--- Brief ---
In full and without alteration, return the records below.

--- Provided records ---
%%

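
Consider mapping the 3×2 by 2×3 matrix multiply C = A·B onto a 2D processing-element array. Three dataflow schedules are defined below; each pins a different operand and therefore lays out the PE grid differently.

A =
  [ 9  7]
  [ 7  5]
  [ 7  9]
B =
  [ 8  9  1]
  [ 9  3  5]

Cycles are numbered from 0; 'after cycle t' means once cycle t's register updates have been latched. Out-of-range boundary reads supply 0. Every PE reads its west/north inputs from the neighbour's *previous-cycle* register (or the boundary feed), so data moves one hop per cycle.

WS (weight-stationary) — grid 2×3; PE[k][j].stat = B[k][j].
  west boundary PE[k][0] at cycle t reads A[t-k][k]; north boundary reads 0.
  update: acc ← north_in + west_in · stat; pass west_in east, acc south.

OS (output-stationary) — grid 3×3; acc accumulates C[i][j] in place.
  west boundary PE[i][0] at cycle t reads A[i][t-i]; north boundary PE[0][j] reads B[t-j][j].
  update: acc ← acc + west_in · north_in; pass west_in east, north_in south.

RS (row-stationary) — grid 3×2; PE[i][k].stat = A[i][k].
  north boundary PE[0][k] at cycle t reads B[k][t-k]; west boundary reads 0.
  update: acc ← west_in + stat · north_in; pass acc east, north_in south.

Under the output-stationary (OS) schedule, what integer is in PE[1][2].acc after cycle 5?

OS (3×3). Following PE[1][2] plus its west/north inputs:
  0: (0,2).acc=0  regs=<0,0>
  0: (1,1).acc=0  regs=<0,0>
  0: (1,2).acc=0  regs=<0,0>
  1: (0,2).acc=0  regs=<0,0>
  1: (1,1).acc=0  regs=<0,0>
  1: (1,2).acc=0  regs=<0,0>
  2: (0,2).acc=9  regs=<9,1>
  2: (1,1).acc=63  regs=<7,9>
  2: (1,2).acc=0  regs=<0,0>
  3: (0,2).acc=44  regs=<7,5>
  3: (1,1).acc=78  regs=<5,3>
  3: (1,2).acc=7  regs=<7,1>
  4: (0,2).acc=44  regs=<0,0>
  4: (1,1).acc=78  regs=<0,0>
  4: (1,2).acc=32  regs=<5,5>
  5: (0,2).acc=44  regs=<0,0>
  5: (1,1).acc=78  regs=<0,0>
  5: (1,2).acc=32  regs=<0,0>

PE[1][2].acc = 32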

%%

--- Completed exercise ---
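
Consider mapping the 3×2 by 2×3 matrix multiply C = A·B onto a 2D processing-element array. Three dataflow schedules are defined below; each pins a different operand and therefore lays out the PE grid differently.

A =
  [ 9  7]
  [ 7  5]
  [ 7  9]
B =
  [ 8  9  1]
  [ 9  3  5]

Cycles are numbered from 0; 'after cycle t' means once cycle t's register updates have been latched. Out-of-range boundary reads supply 0. Every PE reads its west/north inputs from the neighbour's *previous-cycle* register (or the boundary feed), so data moves one hop per cycle.

WS (weight-stationary) — grid 2×3; PE[k][j].stat = B[k][j].
  west boundary PE[k][0] at cycle t reads A[t-k][k]; north boundary reads 0.
  update: acc ← north_in + west_in · stat; pass west_in east, acc south.

OS (output-stationary) — grid 3×3; acc accumulates C[i][j] in place.
  west boundary PE[i][0] at cycle t reads A[i][t-i]; north boundary PE[0][j] reads B[t-j][j].
  update: acc ← acc + west_in · north_in; pass west_in east, north_in south.

RS (row-stationary) — grid 3×2; PE[i][k].stat = A[i][k].
  north boundary PE[0][k] at cycle t reads B[k][t-k]; west boundary reads 0.
  update: acc ← west_in + stat · north_in; pass acc east, north_in south.

Under the output-stationary (OS) schedule, what integer is in PE[1][2].acc after cycle 5?

OS (3×3). Following PE[1][2] plus its west/north inputs:
  0: (0,2).acc=0  regs=<0,0>
  0: (1,1).acc=0  regs=<0,0>
  0: (1,2).acc=0  regs=<0,0>
  1: (0,2).acc=0  regs=<0,0>
  1: (1,1).acc=0  regs=<0,0>
  1: (1,2).acc=0  regs=<0,0>
  2: (0,2).acc=9  regs=<9,1>
  2: (1,1).acc=63  regs=<7,9>
  2: (1,2).acc=0  regs=<0,0>
  3: (0,2).acc=44  regs=<7,5>
  3: (1,1).acc=78  regs=<5,3>
  3: (1,2).acc=7  regs=<7,1>
  4: (0,2).acc=44  regs=<0,0>
  4: (1,1).acc=78  regs=<0,0>
  4: (1,2).acc=32  regs=<5,5>
  5: (0,2).acc=44  regs=<0,0>
  5: (1,1).acc=78  regs=<0,0>
  5: (1,2).acc=32  regs=<0,0>

PE[1][2].acc = 32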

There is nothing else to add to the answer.